> [PROBLEM DESCRIPTION]
Each line from the one holding "Question 6: After" to the end of the data below must be output verbatim, with no other lines.

> [EXTRACTED MATERIAL]
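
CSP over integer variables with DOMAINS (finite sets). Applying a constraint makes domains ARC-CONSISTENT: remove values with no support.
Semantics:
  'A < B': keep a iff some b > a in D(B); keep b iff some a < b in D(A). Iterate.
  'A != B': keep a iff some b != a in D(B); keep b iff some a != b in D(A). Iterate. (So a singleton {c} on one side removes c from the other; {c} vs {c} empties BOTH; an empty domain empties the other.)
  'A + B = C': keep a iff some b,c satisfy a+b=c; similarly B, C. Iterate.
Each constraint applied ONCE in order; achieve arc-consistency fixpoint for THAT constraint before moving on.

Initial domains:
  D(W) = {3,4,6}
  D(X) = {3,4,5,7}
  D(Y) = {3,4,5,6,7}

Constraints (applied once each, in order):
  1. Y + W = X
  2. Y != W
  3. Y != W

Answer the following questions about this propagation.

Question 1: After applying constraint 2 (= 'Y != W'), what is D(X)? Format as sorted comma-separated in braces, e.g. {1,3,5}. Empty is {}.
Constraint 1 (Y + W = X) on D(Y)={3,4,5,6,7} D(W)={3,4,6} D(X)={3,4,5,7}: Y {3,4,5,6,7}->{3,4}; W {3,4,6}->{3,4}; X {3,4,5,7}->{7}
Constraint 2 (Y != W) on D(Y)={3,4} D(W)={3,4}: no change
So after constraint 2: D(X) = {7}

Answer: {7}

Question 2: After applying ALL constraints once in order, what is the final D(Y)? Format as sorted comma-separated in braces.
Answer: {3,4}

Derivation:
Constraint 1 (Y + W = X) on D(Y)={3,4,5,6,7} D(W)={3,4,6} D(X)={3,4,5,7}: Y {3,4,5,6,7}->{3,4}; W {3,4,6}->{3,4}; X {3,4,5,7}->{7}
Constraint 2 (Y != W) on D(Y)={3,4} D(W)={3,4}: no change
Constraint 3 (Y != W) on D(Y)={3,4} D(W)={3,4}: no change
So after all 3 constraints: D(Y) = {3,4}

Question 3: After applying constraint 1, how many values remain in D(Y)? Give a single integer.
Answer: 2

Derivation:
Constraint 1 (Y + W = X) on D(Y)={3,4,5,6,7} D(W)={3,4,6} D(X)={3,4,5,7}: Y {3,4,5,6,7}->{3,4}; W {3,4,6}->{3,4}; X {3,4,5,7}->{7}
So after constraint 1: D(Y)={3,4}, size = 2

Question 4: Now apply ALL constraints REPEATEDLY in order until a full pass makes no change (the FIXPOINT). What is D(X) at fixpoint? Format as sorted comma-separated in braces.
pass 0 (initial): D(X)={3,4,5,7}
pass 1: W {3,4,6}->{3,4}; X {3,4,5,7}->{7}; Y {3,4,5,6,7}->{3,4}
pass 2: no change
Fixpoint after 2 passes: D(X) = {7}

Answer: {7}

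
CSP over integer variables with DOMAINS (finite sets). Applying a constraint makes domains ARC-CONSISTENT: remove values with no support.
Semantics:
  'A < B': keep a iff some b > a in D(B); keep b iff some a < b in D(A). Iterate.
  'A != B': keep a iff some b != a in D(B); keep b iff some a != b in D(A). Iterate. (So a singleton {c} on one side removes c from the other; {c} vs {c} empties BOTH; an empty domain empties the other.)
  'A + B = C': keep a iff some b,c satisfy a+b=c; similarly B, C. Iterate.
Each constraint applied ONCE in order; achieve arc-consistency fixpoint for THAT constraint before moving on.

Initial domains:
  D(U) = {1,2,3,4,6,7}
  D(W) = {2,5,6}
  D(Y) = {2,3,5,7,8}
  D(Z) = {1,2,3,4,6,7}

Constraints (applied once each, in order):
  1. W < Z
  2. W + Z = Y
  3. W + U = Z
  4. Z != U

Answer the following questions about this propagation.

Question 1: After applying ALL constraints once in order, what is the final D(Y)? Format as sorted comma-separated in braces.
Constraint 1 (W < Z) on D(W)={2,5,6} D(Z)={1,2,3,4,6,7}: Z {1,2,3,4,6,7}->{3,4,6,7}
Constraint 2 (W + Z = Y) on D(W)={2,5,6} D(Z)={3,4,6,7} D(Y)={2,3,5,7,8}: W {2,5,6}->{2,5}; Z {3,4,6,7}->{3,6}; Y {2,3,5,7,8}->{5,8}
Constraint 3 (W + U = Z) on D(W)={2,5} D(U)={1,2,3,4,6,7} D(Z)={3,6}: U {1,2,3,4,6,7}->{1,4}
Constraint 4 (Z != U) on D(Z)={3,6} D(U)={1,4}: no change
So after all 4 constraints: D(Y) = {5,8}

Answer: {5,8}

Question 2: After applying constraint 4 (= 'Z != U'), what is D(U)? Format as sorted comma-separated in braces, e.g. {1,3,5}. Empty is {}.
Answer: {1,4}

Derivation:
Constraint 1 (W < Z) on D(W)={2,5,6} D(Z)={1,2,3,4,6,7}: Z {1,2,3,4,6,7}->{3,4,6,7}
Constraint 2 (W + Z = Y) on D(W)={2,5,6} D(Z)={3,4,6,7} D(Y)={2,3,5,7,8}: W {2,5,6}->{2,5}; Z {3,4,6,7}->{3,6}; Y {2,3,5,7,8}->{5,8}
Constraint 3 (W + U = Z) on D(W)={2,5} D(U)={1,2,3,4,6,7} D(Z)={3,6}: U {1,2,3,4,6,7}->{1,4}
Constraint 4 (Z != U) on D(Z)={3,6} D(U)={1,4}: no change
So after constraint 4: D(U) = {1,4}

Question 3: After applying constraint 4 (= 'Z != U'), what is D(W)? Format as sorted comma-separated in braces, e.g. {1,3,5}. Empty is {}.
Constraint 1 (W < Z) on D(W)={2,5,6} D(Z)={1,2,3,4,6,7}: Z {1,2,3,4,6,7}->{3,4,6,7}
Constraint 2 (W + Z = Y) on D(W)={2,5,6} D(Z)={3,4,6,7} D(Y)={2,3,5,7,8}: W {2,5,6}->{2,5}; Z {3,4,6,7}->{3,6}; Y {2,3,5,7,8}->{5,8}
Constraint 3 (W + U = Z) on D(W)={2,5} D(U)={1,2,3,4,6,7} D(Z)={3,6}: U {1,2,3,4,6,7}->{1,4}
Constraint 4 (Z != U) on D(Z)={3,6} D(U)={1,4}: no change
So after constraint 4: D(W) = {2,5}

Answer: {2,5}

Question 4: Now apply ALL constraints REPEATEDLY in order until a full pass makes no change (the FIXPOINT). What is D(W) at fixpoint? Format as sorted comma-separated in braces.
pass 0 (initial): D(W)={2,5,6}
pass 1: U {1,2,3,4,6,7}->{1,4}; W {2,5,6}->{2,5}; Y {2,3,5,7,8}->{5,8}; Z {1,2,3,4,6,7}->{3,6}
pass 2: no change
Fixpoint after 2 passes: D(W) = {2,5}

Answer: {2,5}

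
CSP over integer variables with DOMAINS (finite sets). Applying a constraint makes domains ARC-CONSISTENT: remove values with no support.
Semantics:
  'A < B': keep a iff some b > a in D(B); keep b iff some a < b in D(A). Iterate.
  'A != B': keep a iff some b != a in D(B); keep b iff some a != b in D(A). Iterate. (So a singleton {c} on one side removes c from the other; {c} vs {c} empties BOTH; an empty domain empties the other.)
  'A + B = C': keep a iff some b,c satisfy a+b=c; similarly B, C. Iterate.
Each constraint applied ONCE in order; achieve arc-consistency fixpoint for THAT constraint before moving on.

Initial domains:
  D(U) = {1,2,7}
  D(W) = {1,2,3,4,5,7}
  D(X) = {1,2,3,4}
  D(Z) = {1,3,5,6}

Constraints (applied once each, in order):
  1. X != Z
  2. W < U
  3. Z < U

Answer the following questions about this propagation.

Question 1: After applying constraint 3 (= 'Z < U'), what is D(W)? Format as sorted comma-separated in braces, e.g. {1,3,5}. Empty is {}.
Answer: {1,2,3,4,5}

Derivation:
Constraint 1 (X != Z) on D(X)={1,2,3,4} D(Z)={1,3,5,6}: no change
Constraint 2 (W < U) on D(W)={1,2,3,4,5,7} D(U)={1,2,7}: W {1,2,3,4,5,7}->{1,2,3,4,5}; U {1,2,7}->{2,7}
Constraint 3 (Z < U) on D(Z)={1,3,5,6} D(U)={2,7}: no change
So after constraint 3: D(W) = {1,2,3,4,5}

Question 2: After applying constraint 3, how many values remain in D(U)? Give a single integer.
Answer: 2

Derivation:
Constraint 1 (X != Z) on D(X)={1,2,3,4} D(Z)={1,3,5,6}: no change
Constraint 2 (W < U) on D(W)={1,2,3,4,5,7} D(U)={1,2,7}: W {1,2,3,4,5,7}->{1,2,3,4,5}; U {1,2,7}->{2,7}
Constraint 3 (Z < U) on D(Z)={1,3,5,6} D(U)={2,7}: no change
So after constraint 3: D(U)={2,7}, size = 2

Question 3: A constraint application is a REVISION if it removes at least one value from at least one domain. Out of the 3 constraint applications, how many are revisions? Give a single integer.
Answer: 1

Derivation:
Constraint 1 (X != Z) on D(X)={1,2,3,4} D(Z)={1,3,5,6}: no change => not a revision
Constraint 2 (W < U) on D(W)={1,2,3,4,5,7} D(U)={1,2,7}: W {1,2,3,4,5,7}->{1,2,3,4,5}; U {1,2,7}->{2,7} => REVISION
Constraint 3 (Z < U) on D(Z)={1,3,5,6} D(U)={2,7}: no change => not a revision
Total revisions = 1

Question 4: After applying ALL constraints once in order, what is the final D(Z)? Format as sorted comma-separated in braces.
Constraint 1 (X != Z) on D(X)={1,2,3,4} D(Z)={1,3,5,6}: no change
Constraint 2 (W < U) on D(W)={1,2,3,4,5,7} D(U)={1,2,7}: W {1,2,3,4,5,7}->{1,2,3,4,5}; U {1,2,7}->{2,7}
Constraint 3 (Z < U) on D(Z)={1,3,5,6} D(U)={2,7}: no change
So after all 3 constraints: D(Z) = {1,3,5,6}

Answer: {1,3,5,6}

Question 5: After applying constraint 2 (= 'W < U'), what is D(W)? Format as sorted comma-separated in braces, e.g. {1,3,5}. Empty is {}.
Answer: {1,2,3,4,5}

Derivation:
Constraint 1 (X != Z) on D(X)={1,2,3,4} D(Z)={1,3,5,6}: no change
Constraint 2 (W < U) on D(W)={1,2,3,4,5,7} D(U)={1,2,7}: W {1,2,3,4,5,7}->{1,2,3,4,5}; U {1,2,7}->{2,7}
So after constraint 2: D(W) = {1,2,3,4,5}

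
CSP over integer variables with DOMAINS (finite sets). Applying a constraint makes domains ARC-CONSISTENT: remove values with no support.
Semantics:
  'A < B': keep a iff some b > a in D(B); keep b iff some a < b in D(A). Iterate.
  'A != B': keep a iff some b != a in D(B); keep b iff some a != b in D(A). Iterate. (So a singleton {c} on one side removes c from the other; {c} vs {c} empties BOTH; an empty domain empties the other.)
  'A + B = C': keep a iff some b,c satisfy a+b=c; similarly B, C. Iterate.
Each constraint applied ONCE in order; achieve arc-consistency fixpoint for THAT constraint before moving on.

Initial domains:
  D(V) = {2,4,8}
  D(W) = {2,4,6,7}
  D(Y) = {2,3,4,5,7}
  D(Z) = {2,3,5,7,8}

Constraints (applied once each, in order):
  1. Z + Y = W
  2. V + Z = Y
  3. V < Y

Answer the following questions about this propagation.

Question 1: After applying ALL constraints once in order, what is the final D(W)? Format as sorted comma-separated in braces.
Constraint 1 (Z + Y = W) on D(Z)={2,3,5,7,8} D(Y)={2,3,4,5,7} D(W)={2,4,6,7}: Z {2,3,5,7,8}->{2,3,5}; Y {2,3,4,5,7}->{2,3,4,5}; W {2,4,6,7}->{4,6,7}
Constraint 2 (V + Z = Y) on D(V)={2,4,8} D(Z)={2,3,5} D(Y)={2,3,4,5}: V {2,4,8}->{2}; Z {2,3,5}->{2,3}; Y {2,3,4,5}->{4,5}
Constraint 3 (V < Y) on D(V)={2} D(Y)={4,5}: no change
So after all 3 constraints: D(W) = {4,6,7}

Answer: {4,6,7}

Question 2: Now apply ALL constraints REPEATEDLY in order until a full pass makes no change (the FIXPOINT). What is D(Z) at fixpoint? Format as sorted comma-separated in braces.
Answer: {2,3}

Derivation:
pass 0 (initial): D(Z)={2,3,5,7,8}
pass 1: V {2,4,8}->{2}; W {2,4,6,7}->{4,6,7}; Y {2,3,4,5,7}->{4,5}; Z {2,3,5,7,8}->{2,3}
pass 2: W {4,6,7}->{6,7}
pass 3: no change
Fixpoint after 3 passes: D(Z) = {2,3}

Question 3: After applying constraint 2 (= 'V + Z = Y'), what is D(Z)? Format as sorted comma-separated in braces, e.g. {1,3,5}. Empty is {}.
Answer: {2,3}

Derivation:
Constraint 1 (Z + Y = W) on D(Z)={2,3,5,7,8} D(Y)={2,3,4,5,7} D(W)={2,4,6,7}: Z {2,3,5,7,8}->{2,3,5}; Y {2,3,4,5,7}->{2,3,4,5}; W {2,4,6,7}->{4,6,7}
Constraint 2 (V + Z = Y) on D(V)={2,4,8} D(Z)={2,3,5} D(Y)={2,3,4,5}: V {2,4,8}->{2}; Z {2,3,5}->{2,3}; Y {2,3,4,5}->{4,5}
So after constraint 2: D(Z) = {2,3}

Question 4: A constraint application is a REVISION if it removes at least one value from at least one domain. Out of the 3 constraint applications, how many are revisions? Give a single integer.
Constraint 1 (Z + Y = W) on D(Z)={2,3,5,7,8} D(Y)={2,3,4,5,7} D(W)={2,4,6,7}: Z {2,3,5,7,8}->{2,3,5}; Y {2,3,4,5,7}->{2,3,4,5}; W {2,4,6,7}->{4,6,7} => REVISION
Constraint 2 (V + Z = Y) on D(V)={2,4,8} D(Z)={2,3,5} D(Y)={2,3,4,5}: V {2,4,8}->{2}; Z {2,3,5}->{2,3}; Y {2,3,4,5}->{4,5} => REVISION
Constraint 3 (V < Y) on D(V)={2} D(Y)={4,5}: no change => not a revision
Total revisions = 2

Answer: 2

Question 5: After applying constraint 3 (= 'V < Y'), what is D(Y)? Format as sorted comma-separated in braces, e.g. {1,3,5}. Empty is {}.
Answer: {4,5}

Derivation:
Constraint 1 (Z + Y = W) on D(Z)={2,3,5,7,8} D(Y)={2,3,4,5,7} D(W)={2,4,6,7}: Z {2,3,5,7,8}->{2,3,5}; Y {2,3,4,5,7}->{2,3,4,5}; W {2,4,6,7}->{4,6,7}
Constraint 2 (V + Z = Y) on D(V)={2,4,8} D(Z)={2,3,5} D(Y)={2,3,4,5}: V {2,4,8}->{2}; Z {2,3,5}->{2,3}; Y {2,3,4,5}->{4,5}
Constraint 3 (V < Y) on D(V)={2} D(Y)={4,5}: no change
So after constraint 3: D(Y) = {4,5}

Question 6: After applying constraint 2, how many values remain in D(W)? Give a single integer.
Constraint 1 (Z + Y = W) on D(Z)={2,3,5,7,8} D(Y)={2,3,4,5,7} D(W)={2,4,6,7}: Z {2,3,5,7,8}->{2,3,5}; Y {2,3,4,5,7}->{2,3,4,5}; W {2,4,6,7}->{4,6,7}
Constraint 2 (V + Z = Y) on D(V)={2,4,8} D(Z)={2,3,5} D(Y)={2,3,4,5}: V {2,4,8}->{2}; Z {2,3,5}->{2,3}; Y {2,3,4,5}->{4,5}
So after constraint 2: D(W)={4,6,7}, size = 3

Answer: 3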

> [WRITTEN ANSWER]
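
Question 6: After applying constraint 2, how many values remain in D(W)? Give a single integer.
Constraint 1 (Z + Y = W) on D(Z)={2,3,5,7,8} D(Y)={2,3,4,5,7} D(W)={2,4,6,7}: Z {2,3,5,7,8}->{2,3,5}; Y {2,3,4,5,7}->{2,3,4,5}; W {2,4,6,7}->{4,6,7}
Constraint 2 (V + Z = Y) on D(V)={2,4,8} D(Z)={2,3,5} D(Y)={2,3,4,5}: V {2,4,8}->{2}; Z {2,3,5}->{2,3}; Y {2,3,4,5}->{4,5}
So after constraint 2: D(W)={4,6,7}, size = 3

Answer: 3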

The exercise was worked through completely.